WHAT YOU HAVE TO DO
Give back every record below precisely as written.

THE INPUT
***

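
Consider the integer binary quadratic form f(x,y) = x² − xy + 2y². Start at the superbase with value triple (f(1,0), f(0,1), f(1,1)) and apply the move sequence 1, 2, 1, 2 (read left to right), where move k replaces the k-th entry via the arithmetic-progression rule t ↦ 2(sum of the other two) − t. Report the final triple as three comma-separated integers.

start (1,2,2) = (f(1,0),f(0,1),f(1,1))
replace slot 1: 2·(2+2) − 1 = 7 → (7,2,2)
replace slot 2: 2·(7+2) − 2 = 16 → (7,16,2)
replace slot 1: 2·(16+2) − 7 = 29 → (29,16,2)
replace slot 2: 2·(29+2) − 16 = 46 → (29,46,2)

29,46,2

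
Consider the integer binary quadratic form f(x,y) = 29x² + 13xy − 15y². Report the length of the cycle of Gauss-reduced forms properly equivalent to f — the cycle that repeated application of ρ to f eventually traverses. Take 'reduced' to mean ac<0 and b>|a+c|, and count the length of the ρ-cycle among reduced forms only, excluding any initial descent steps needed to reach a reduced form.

D = 1909, ⌊√D⌋ = 43
descent: ρ → (-15,17,27)  [lands on river]
river: ρ → (27,37,-5)
river: ρ → (-5,43,3)
river: ρ → (3,41,-19)
river: ρ → (-19,35,9)
river: ρ → (9,37,-15)
river: ρ → (-15,23,23)
river: ρ → (23,23,-15)
river: ρ → (-15,37,9)
river: ρ → (9,35,-19)
river: ρ → (-19,41,3)
river: ρ → (3,43,-5)
river: ρ → (-5,37,27)
river: ρ → (27,17,-15)
river: ρ → (-15,43,1)
river: ρ → (1,43,-15)
ρ-cycle length = 16 (tail of 1 descent step not counted)

16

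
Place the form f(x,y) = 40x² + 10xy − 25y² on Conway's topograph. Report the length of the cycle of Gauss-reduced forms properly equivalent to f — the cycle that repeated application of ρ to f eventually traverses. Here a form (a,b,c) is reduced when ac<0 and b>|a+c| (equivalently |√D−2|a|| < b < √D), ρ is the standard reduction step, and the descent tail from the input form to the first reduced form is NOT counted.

D = 4100, ⌊√D⌋ = 64
descent: ρ → (-25,40,25)  [lands on river]
river: ρ → (25,60,-5)
river: ρ → (-5,60,25)
river: ρ → (25,40,-25)
river: ρ → (-25,60,5)
river: ρ → (5,60,-25)
ρ-cycle length = 6 (tail of 1 descent step not counted)

6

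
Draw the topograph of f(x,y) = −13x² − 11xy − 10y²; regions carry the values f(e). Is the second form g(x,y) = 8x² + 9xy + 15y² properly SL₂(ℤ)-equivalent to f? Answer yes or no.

D₁ = -399, D₂ = -399
f is negative-definite; reduce −f:
−f: flip: (13,11,10)→(10,-11,13)
−f: translate: b→9 (≡-11 mod 20), so (10,-11,13)→(10,9,12)
−f: reduced (well bottom): (10,9,12) with a≤c, −a<b≤a
flip sign back: reduced form of f is (-10,-9,-12)
g: translate: b→-7 (≡9 mod 16), so (8,9,15)→(8,-7,14)
g: reduced (well bottom): (8,-7,14) with a≤c, −a<b≤a
reduced forms (-10, -9, -12) vs (8, -7, 14) ⇒ inequivalent

no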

***

EXERCISE SOLUTION
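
Consider the integer binary quadratic form f(x,y) = x² − xy + 2y². Start at the superbase with value triple (f(1,0), f(0,1), f(1,1)) and apply the move sequence 1, 2, 1, 2 (read left to right), where move k replaces the k-th entry via the arithmetic-progression rule t ↦ 2(sum of the other two) − t. Report the final triple as three comma-separated integers.

start (1,2,2) = (f(1,0),f(0,1),f(1,1))
replace slot 1: 2·(2+2) − 1 = 7 → (7,2,2)
replace slot 2: 2·(7+2) − 2 = 16 → (7,16,2)
replace slot 1: 2·(16+2) − 7 = 29 → (29,16,2)
replace slot 2: 2·(29+2) − 16 = 46 → (29,46,2)

29,46,2

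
Consider the integer binary quadratic form f(x,y) = 29x² + 13xy − 15y². Report the length of the cycle of Gauss-reduced forms properly equivalent to f — the cycle that repeated application of ρ to f eventually traverses. Take 'reduced' to mean ac<0 and b>|a+c|, and count the length of the ρ-cycle among reduced forms only, excluding any initial descent steps needed to reach a reduced form.

D = 1909, ⌊√D⌋ = 43
descent: ρ → (-15,17,27)  [lands on river]
river: ρ → (27,37,-5)
river: ρ → (-5,43,3)
river: ρ → (3,41,-19)
river: ρ → (-19,35,9)
river: ρ → (9,37,-15)
river: ρ → (-15,23,23)
river: ρ → (23,23,-15)
river: ρ → (-15,37,9)
river: ρ → (9,35,-19)
river: ρ → (-19,41,3)
river: ρ → (3,43,-5)
river: ρ → (-5,37,27)
river: ρ → (27,17,-15)
river: ρ → (-15,43,1)
river: ρ → (1,43,-15)
ρ-cycle length = 16 (tail of 1 descent step not counted)

16

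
Place the form f(x,y) = 40x² + 10xy − 25y² on Conway's topograph. Report the length of the cycle of Gauss-reduced forms properly equivalent to f — the cycle that repeated application of ρ to f eventually traverses. Here a form (a,b,c) is reduced when ac<0 and b>|a+c| (equivalently |√D−2|a|| < b < √D), ρ is the standard reduction step, and the descent tail from the input form to the first reduced form is NOT counted.

D = 4100, ⌊√D⌋ = 64
descent: ρ → (-25,40,25)  [lands on river]
river: ρ → (25,60,-5)
river: ρ → (-5,60,25)
river: ρ → (25,40,-25)
river: ρ → (-25,60,5)
river: ρ → (5,60,-25)
ρ-cycle length = 6 (tail of 1 descent step not counted)

6

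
Draw the topograph of f(x,y) = −13x² − 11xy − 10y²; regions carry the values f(e). Is the second form g(x,y) = 8x² + 9xy + 15y² properly SL₂(ℤ)-equivalent to f? Answer yes or no.

D₁ = -399, D₂ = -399
f is negative-definite; reduce −f:
−f: flip: (13,11,10)→(10,-11,13)
−f: translate: b→9 (≡-11 mod 20), so (10,-11,13)→(10,9,12)
−f: reduced (well bottom): (10,9,12) with a≤c, −a<b≤a
flip sign back: reduced form of f is (-10,-9,-12)
g: translate: b→-7 (≡9 mod 16), so (8,9,15)→(8,-7,14)
g: reduced (well bottom): (8,-7,14) with a≤c, −a<b≤a
reduced forms (-10, -9, -12) vs (8, -7, 14) ⇒ inequivalent

no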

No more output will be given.